* **Stored data entries**:

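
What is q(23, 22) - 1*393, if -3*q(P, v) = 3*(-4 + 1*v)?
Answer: -411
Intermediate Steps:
q(P, v) = 4 - v (q(P, v) = -(-4 + 1*v) = -(-4 + v) = -(-12 + 3*v)/3 = 4 - v)
q(23, 22) - 1*393 = (4 - 1*22) - 1*393 = (4 - 22) - 393 = -18 - 393 = -411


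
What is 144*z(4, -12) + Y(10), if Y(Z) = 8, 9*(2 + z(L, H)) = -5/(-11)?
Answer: -3000/11 ≈ -272.73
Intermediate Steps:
z(L, H) = -193/99 (z(L, H) = -2 + (-5/(-11))/9 = -2 + (-5*(-1/11))/9 = -2 + (⅑)*(5/11) = -2 + 5/99 = -193/99)
144*z(4, -12) + Y(10) = 144*(-193/99) + 8 = -3088/11 + 8 = -3000/11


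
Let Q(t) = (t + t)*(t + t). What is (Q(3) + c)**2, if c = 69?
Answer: 11025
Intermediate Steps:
Q(t) = 4*t**2 (Q(t) = (2*t)*(2*t) = 4*t**2)
(Q(3) + c)**2 = (4*3**2 + 69)**2 = (4*9 + 69)**2 = (36 + 69)**2 = 105**2 = 11025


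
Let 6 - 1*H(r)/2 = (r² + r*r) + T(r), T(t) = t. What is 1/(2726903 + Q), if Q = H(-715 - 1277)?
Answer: -1/13141357 ≈ -7.6096e-8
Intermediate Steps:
H(r) = 12 - 4*r² - 2*r (H(r) = 12 - 2*((r² + r*r) + r) = 12 - 2*((r² + r²) + r) = 12 - 2*(2*r² + r) = 12 - 2*(r + 2*r²) = 12 + (-4*r² - 2*r) = 12 - 4*r² - 2*r)
Q = -15868260 (Q = 12 - 4*(-715 - 1277)² - 2*(-715 - 1277) = 12 - 4*(-1992)² - 2*(-1992) = 12 - 4*3968064 + 3984 = 12 - 15872256 + 3984 = -15868260)
1/(2726903 + Q) = 1/(2726903 - 15868260) = 1/(-13141357) = -1/13141357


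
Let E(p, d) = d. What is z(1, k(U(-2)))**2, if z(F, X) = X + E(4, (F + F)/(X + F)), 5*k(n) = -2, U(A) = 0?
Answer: 1936/225 ≈ 8.6044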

* **What you will do**:
Reproduce exactly the section above that begins at the line containing "What is 144*z(4, -12)" and ends at the line containing "Answer: 11025", leaving out all other lines.

* **Final answer**:
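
What is 144*z(4, -12) + Y(10), if Y(Z) = 8, 9*(2 + z(L, H)) = -5/(-11)?
Answer: -3000/11 ≈ -272.73
Intermediate Steps:
z(L, H) = -193/99 (z(L, H) = -2 + (-5/(-11))/9 = -2 + (-5*(-1/11))/9 = -2 + (⅑)*(5/11) = -2 + 5/99 = -193/99)
144*z(4, -12) + Y(10) = 144*(-193/99) + 8 = -3088/11 + 8 = -3000/11


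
Let Q(t) = (t + t)*(t + t). What is (Q(3) + c)**2, if c = 69?
Answer: 11025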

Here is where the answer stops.